● **DATA SHOWN**

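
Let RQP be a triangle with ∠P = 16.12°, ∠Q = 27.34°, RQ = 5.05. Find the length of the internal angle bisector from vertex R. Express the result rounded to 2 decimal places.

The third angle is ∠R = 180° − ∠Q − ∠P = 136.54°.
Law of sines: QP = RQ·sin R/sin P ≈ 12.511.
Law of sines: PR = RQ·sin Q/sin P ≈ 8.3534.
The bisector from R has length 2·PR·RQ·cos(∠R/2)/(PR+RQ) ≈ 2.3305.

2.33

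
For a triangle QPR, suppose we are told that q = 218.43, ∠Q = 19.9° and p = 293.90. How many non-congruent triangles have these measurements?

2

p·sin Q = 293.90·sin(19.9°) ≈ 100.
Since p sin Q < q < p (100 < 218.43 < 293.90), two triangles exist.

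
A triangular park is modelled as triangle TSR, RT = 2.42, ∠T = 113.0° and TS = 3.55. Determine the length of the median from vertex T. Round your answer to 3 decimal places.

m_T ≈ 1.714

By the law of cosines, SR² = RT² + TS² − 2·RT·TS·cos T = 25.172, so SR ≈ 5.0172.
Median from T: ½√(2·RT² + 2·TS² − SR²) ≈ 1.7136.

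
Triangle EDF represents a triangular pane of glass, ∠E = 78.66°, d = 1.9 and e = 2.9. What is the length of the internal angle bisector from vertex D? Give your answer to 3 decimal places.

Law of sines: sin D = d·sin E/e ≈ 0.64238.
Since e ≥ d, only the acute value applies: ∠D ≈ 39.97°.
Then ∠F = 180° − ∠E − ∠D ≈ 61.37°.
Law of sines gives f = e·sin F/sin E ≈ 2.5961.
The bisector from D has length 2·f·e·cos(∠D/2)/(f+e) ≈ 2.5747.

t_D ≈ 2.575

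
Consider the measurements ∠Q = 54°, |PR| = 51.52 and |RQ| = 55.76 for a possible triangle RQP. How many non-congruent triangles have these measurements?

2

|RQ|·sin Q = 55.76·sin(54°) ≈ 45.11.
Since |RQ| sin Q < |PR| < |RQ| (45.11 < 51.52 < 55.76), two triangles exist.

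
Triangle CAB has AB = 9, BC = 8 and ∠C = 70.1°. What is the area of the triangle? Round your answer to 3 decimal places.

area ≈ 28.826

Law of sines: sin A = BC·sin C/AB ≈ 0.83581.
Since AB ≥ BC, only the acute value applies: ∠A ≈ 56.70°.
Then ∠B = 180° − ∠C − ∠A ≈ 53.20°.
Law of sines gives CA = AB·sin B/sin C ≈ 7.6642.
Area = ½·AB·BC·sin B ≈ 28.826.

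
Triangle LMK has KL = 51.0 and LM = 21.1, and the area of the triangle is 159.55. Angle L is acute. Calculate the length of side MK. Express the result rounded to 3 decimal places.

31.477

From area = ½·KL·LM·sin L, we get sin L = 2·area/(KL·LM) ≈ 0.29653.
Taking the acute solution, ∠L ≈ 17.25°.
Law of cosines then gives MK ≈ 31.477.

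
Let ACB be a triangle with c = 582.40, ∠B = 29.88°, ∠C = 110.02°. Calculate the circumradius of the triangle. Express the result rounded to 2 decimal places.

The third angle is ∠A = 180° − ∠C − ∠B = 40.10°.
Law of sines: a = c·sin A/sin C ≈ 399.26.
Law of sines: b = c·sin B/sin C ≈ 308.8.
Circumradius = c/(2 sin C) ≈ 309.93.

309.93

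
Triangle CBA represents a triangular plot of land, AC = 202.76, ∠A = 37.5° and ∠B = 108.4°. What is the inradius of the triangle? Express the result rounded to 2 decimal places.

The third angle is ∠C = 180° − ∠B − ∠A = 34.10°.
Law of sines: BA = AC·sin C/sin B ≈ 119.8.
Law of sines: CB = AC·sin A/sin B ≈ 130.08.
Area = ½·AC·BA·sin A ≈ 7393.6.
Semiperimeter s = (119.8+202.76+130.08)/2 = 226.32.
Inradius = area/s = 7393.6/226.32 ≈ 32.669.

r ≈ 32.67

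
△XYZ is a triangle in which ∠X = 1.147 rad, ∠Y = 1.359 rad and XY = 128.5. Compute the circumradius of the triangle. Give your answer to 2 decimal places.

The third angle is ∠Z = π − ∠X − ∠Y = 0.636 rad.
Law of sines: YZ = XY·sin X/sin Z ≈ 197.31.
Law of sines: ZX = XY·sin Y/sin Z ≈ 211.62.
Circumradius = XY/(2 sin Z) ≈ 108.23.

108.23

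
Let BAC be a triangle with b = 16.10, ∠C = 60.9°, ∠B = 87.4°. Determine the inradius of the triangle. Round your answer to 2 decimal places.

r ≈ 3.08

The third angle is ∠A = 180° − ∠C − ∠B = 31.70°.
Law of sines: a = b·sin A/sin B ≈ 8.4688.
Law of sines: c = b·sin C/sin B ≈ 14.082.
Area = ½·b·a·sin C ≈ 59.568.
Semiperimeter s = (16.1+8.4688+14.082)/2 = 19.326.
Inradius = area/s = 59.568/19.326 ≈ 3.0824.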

● **WHAT YOU HAVE TO DO**
Each record must be repeated exactly as it appears above.

● **FINAL ANSWER**
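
Let RQP be a triangle with ∠P = 16.12°, ∠Q = 27.34°, RQ = 5.05. Find the length of the internal angle bisector from vertex R. Express the result rounded to 2 decimal places.

The third angle is ∠R = 180° − ∠Q − ∠P = 136.54°.
Law of sines: QP = RQ·sin R/sin P ≈ 12.511.
Law of sines: PR = RQ·sin Q/sin P ≈ 8.3534.
The bisector from R has length 2·PR·RQ·cos(∠R/2)/(PR+RQ) ≈ 2.3305.

2.33

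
For a triangle QPR, suppose we are told that q = 218.43, ∠Q = 19.9° and p = 293.90. How many non-congruent triangles have these measurements?

2

p·sin Q = 293.90·sin(19.9°) ≈ 100.
Since p sin Q < q < p (100 < 218.43 < 293.90), two triangles exist.

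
A triangular park is modelled as triangle TSR, RT = 2.42, ∠T = 113.0° and TS = 3.55. Determine the length of the median from vertex T. Round your answer to 3 decimal places.

m_T ≈ 1.714

By the law of cosines, SR² = RT² + TS² − 2·RT·TS·cos T = 25.172, so SR ≈ 5.0172.
Median from T: ½√(2·RT² + 2·TS² − SR²) ≈ 1.7136.

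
Triangle EDF represents a triangular pane of glass, ∠E = 78.66°, d = 1.9 and e = 2.9. What is the length of the internal angle bisector from vertex D? Give your answer to 3 decimal places.

Law of sines: sin D = d·sin E/e ≈ 0.64238.
Since e ≥ d, only the acute value applies: ∠D ≈ 39.97°.
Then ∠F = 180° − ∠E − ∠D ≈ 61.37°.
Law of sines gives f = e·sin F/sin E ≈ 2.5961.
The bisector from D has length 2·f·e·cos(∠D/2)/(f+e) ≈ 2.5747.

t_D ≈ 2.575

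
Consider the measurements ∠Q = 54°, |PR| = 51.52 and |RQ| = 55.76 for a possible triangle RQP. How many non-congruent triangles have these measurements?

2

|RQ|·sin Q = 55.76·sin(54°) ≈ 45.11.
Since |RQ| sin Q < |PR| < |RQ| (45.11 < 51.52 < 55.76), two triangles exist.

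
Triangle CAB has AB = 9, BC = 8 and ∠C = 70.1°. What is the area of the triangle? Round your answer to 3 decimal places.

area ≈ 28.826

Law of sines: sin A = BC·sin C/AB ≈ 0.83581.
Since AB ≥ BC, only the acute value applies: ∠A ≈ 56.70°.
Then ∠B = 180° − ∠C − ∠A ≈ 53.20°.
Law of sines gives CA = AB·sin B/sin C ≈ 7.6642.
Area = ½·AB·BC·sin B ≈ 28.826.

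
Triangle LMK has KL = 51.0 and LM = 21.1, and the area of the triangle is 159.55. Angle L is acute. Calculate the length of side MK. Express the result rounded to 3 decimal places.

31.477

From area = ½·KL·LM·sin L, we get sin L = 2·area/(KL·LM) ≈ 0.29653.
Taking the acute solution, ∠L ≈ 17.25°.
Law of cosines then gives MK ≈ 31.477.

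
Let ACB be a triangle with c = 582.40, ∠B = 29.88°, ∠C = 110.02°. Calculate the circumradius of the triangle. Express the result rounded to 2 decimal places.

The third angle is ∠A = 180° − ∠C − ∠B = 40.10°.
Law of sines: a = c·sin A/sin C ≈ 399.26.
Law of sines: b = c·sin B/sin C ≈ 308.8.
Circumradius = c/(2 sin C) ≈ 309.93.

309.93

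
Triangle CBA represents a triangular plot of land, AC = 202.76, ∠A = 37.5° and ∠B = 108.4°. What is the inradius of the triangle? Express the result rounded to 2 decimal places.

The third angle is ∠C = 180° − ∠B − ∠A = 34.10°.
Law of sines: BA = AC·sin C/sin B ≈ 119.8.
Law of sines: CB = AC·sin A/sin B ≈ 130.08.
Area = ½·AC·BA·sin A ≈ 7393.6.
Semiperimeter s = (119.8+202.76+130.08)/2 = 226.32.
Inradius = area/s = 7393.6/226.32 ≈ 32.669.

r ≈ 32.67

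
△XYZ is a triangle in which ∠X = 1.147 rad, ∠Y = 1.359 rad and XY = 128.5. Compute the circumradius of the triangle. Give your answer to 2 decimal places.

The third angle is ∠Z = π − ∠X − ∠Y = 0.636 rad.
Law of sines: YZ = XY·sin X/sin Z ≈ 197.31.
Law of sines: ZX = XY·sin Y/sin Z ≈ 211.62.
Circumradius = XY/(2 sin Z) ≈ 108.23.

108.23

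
Let BAC be a triangle with b = 16.10, ∠C = 60.9°, ∠B = 87.4°. Determine the inradius of the triangle. Round your answer to 2 decimal places.

r ≈ 3.08

The third angle is ∠A = 180° − ∠C − ∠B = 31.70°.
Law of sines: a = b·sin A/sin B ≈ 8.4688.
Law of sines: c = b·sin C/sin B ≈ 14.082.
Area = ½·b·a·sin C ≈ 59.568.
Semiperimeter s = (16.1+8.4688+14.082)/2 = 19.326.
Inradius = area/s = 59.568/19.326 ≈ 3.0824.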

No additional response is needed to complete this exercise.